- TRY IT:
Beginning with the opening line, set down each line of the material below exactly, stopping once the line with "Operations (each applies" is done.

- ENTRIES SUPPLIED:
—————

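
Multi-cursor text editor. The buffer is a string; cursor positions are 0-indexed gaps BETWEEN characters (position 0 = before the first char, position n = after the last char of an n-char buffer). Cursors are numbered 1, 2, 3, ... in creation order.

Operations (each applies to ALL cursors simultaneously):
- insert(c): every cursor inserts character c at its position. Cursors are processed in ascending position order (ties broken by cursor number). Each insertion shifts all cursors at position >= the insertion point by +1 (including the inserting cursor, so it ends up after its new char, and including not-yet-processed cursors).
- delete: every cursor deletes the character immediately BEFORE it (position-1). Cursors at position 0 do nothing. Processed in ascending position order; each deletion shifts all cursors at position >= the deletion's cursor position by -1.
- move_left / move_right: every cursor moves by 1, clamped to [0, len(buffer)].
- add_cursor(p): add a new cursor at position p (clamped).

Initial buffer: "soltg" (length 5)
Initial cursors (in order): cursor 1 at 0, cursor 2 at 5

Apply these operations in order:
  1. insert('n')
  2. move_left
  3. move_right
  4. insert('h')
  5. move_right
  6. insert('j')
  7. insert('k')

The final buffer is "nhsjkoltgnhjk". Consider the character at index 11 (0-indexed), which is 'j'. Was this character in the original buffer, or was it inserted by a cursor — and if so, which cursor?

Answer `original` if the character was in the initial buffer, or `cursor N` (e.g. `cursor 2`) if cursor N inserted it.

After op 1 (insert('n')): buffer="nsoltgn" (len 7), cursors c1@1 c2@7, authorship 1.....2
After op 2 (move_left): buffer="nsoltgn" (len 7), cursors c1@0 c2@6, authorship 1.....2
After op 3 (move_right): buffer="nsoltgn" (len 7), cursors c1@1 c2@7, authorship 1.....2
After op 4 (insert('h')): buffer="nhsoltgnh" (len 9), cursors c1@2 c2@9, authorship 11.....22
After op 5 (move_right): buffer="nhsoltgnh" (len 9), cursors c1@3 c2@9, authorship 11.....22
After op 6 (insert('j')): buffer="nhsjoltgnhj" (len 11), cursors c1@4 c2@11, authorship 11.1....222
After op 7 (insert('k')): buffer="nhsjkoltgnhjk" (len 13), cursors c1@5 c2@13, authorship 11.11....2222
Authorship (.=original, N=cursor N): 1 1 . 1 1 . . . . 2 2 2 2
Index 11: author = 2

Answer: cursor 2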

—————

- RESPONSE BOX:
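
Multi-cursor text editor. The buffer is a string; cursor positions are 0-indexed gaps BETWEEN characters (position 0 = before the first char, position n = after the last char of an n-char buffer). Cursors are numbered 1, 2, 3, ... in creation order.

Operations (each applies to ALL cursors simultaneously):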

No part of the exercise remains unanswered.